* _Your objective_: The output should be the records themselves, given again exactly.

(Dataset excerpts)
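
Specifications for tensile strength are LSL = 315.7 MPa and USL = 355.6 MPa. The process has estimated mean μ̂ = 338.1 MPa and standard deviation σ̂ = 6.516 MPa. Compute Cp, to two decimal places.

Cp = (USL − LSL) / (6σ̂) = (355.6 − 315.7) / (6 × 6.516) = 39.9000 / 39.0960 = 1.0206

1.02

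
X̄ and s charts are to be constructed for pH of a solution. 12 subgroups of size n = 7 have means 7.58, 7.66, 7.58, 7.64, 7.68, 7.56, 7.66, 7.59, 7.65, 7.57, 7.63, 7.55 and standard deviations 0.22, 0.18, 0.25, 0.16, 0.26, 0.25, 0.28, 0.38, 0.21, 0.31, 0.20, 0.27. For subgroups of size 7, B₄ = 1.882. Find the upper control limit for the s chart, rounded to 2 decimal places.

s̄ = (0.22 + 0.18 + 0.25 + 0.16 + 0.26 + 0.25 + 0.28 + 0.38 + 0.21 + 0.31 + 0.20 + 0.27) / 12 = 0.2475
UCL_s = B₄·s̄ = 1.882 × 0.2475 = 0.4658

0.47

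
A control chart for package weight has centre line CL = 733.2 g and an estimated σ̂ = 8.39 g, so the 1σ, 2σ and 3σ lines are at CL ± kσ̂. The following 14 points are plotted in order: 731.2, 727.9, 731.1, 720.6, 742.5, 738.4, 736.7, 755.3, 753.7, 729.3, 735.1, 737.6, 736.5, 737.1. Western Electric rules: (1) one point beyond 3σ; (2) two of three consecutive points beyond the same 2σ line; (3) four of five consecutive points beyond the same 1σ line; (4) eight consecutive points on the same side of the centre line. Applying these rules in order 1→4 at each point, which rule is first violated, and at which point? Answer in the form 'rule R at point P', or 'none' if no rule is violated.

rule 2 at point 9

Zone of each point (C = within 1σ̂, B = 1σ̂–2σ̂, A = 2σ̂–3σ̂, * = beyond 3σ̂; sign = side of CL): 1:-C, 2:-C, 3:-C, 4:-B, 5:+B, 6:+C, 7:+C, 8:+A, 9:+A, 10:-C, 11:+C, 12:+C, 13:+C, 14:+C
Rule 2 (two of three consecutive points beyond the same 2σ limit) is satisfied at point 9.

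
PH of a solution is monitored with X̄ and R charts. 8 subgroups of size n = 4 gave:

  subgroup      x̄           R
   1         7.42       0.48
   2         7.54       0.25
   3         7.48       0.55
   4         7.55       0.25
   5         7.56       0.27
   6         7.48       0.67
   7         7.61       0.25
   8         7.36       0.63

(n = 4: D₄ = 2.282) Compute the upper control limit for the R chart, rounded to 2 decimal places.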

* _Solution for this problem_:
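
Specifications for tensile strength are LSL = 315.7 MPa and USL = 355.6 MPa. The process has estimated mean μ̂ = 338.1 MPa and standard deviation σ̂ = 6.516 MPa. Compute Cp, to two decimal places.

Cp = (USL − LSL) / (6σ̂) = (355.6 − 315.7) / (6 × 6.516) = 39.9000 / 39.0960 = 1.0206

1.02

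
X̄ and s charts are to be constructed for pH of a solution. 12 subgroups of size n = 7 have means 7.58, 7.66, 7.58, 7.64, 7.68, 7.56, 7.66, 7.59, 7.65, 7.57, 7.63, 7.55 and standard deviations 0.22, 0.18, 0.25, 0.16, 0.26, 0.25, 0.28, 0.38, 0.21, 0.31, 0.20, 0.27. For subgroups of size 7, B₄ = 1.882. Find the upper control limit for the s chart, rounded to 2 decimal places.

s̄ = (0.22 + 0.18 + 0.25 + 0.16 + 0.26 + 0.25 + 0.28 + 0.38 + 0.21 + 0.31 + 0.20 + 0.27) / 12 = 0.2475
UCL_s = B₄·s̄ = 1.882 × 0.2475 = 0.4658

0.47

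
A control chart for package weight has centre line CL = 733.2 g and an estimated σ̂ = 8.39 g, so the 1σ, 2σ and 3σ lines are at CL ± kσ̂. The following 14 points are plotted in order: 731.2, 727.9, 731.1, 720.6, 742.5, 738.4, 736.7, 755.3, 753.7, 729.3, 735.1, 737.6, 736.5, 737.1. Western Electric rules: (1) one point beyond 3σ; (2) two of three consecutive points beyond the same 2σ line; (3) four of five consecutive points beyond the same 1σ line; (4) eight consecutive points on the same side of the centre line. Applying these rules in order 1→4 at each point, which rule is first violated, and at which point? Answer in the form 'rule R at point P', or 'none' if no rule is violated.

rule 2 at point 9

Zone of each point (C = within 1σ̂, B = 1σ̂–2σ̂, A = 2σ̂–3σ̂, * = beyond 3σ̂; sign = side of CL): 1:-C, 2:-C, 3:-C, 4:-B, 5:+B, 6:+C, 7:+C, 8:+A, 9:+A, 10:-C, 11:+C, 12:+C, 13:+C, 14:+C
Rule 2 (two of three consecutive points beyond the same 2σ limit) is satisfied at point 9.

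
PH of a solution is monitored with X̄ and R charts. 8 subgroups of size n = 4 gave:

  subgroup      x̄           R
   1         7.42       0.48
   2         7.54       0.25
   3         7.48       0.55
   4         7.55       0.25
   5         7.56       0.27
   6         7.48       0.67
   7         7.61       0.25
   8         7.36       0.63

(n = 4: D₄ = 2.282) Compute the upper control limit for the R chart, rounded to 2 decimal places.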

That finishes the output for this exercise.